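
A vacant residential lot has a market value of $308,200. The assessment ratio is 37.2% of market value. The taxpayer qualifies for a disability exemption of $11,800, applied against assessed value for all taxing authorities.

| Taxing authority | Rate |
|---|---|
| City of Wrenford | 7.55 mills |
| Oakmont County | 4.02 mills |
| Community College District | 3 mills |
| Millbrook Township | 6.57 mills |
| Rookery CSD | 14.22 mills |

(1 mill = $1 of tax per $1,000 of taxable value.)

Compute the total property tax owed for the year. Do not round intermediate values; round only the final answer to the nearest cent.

Assessed value = $308,200 × 0.372 = $114,650.4
Taxable value = $114,650.4 − $11,800 = $102,850.4
City of Wrenford: $102,850.4 × 0.00755 = $776.52052
Oakmont County: $102,850.4 × 0.00402 = $413.458608
Community College District: $102,850.4 × 0.003 = $308.5512
Millbrook Township: $102,850.4 × 0.00657 = $675.727128
Rookery CSD: $102,850.4 × 0.01422 = $1,462.532688
Total = $776.52052 + $413.458608 + $308.5512 + $675.727128 + $1,462.532688 = $3,636.790144

$3,636.79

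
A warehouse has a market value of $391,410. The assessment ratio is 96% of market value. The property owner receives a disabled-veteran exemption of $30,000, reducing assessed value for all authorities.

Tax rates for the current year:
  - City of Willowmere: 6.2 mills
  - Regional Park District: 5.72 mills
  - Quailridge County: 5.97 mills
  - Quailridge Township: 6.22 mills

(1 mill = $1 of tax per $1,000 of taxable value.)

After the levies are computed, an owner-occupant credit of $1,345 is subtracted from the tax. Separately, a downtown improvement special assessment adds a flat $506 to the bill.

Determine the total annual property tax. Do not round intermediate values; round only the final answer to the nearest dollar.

$7,497

Assessed value = $391,410 × 0.96 = $375,753.6
Taxable value = $375,753.6 − $30,000 = $345,753.6
City of Willowmere: $345,753.6 × 0.0062 = $2,143.67232
Regional Park District: $345,753.6 × 0.00572 = $1,977.710592
Quailridge County: $345,753.6 × 0.00597 = $2,064.148992
Quailridge Township: $345,753.6 × 0.00622 = $2,150.587392
Levies subtotal = $8,336.119296
After credit = $8,336.119296 − $1,345 = $6,991.119296
Total = $6,991.119296 + $506 = $7,497.119296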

--------

▶ [What you are asked to do] Show every line in the listing above that carries the word "mills".

▶ [Result]
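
| City of Wrenford | 7.55 mills |
| Oakmont County | 4.02 mills |
| Community College District | 3 mills |
| Millbrook Township | 6.57 mills |
| Rookery CSD | 14.22 mills |
  - City of Willowmere: 6.2 mills
  - Regional Park District: 5.72 mills
  - Quailridge County: 5.97 mills
  - Quailridge Township: 6.22 mills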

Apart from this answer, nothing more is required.